Line filter on the word "below": copy each matching line from the entries.

##########

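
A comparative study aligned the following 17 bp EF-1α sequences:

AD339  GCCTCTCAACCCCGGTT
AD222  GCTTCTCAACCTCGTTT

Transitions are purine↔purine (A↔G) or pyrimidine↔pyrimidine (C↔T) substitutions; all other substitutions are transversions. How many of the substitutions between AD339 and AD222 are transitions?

2

The sequences differ at positions 3 (C/T, transition), 12 (C/T, transition), 15 (G/T, transversion).
Of the 3 differences, 2 transitions and 1 transversion, so the answer is 2.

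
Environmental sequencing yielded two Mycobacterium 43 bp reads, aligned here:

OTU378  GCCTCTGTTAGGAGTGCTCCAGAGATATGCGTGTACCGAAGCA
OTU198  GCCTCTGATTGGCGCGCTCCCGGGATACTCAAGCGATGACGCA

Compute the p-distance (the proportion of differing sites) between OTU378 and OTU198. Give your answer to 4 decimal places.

0.3488

The sequences differ at positions 8 (T/A), 10 (A/T), 13 (A/C), 15 (T/C), 21 (A/C), 23 (A/G), 28 (T/C), 29 (G/T), 31 (G/A), 32 (T/A), 34 (T/C), 35 (A/G), 36 (C/A), 37 (C/T), 40 (A/C).
There are 15 differences over 43 sites, so p = 15/43 = 0.3488.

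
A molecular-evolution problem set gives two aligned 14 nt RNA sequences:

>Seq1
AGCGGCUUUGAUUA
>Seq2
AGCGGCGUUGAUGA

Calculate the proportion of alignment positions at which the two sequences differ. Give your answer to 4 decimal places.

Differing sites — 7:U/G; 13:U/G.
There are 2 differences over 14 sites, so p = 2/14 = 0.1429.

0.1429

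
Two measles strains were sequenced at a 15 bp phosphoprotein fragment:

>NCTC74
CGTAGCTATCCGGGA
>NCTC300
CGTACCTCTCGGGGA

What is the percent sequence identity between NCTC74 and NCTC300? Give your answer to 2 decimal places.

Mismatches occur at site 5 (G→C), site 8 (A→C), site 11 (C→G).
12 of the 15 sites match, so the percent identity is 12/15 × 100 = 80.00%.

80.00%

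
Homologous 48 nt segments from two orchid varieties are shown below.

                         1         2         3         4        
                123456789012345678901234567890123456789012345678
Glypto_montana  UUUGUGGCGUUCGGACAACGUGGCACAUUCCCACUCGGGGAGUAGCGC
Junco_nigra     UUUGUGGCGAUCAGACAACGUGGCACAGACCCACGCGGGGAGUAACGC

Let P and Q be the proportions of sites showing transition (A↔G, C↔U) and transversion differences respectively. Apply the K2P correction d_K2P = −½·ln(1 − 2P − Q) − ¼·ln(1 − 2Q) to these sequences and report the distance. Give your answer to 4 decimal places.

Differing sites — 10:U/A (Tv); 13:G/A (Ti); 28:U/G (Tv); 29:U/A (Tv); 35:U/G (Tv); 45:G/A (Ti).
Of the 6 differences, 2 transitions and 4 transversions over 48 sites: P = 2/48 = 0.041667, Q = 4/48 = 0.083333.
d = −0.5·ln(0.833333) − 0.25·ln(0.833334) = −0.5·(-0.182322) − 0.25·(-0.182321) = 0.1367.

0.1367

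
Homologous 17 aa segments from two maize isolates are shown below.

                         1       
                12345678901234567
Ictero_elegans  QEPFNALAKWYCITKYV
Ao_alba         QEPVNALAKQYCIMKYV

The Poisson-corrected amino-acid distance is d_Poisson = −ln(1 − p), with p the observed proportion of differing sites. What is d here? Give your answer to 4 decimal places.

0.1942

Mismatches occur at site 4 (F/V), site 10 (W/Q), site 14 (T/M).
p = 3/17 = 0.176471.
d = −ln(1 − 0.176471) = −ln(0.823529) = 0.1942.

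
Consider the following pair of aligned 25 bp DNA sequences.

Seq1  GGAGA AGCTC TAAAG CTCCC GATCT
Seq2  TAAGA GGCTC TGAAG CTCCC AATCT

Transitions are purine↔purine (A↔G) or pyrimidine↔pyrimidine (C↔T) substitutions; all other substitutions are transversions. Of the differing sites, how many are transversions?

1

Differing sites — 1:G/T (Tv); 2:G/A (Ti); 6:A/G (Ti); 12:A/G (Ti); 21:G/A (Ti).
Of the 5 differences, 4 transitions and 1 transversion, so the answer is 1.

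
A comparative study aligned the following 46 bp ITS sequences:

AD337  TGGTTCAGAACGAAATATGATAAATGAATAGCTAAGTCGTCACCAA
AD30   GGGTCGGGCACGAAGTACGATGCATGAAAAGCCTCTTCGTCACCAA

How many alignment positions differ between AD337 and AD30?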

##########

_EXPECTED OUTPUT_.
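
Homologous 48 nt segments from two orchid varieties are shown below.
Homologous 17 aa segments from two maize isolates are shown below.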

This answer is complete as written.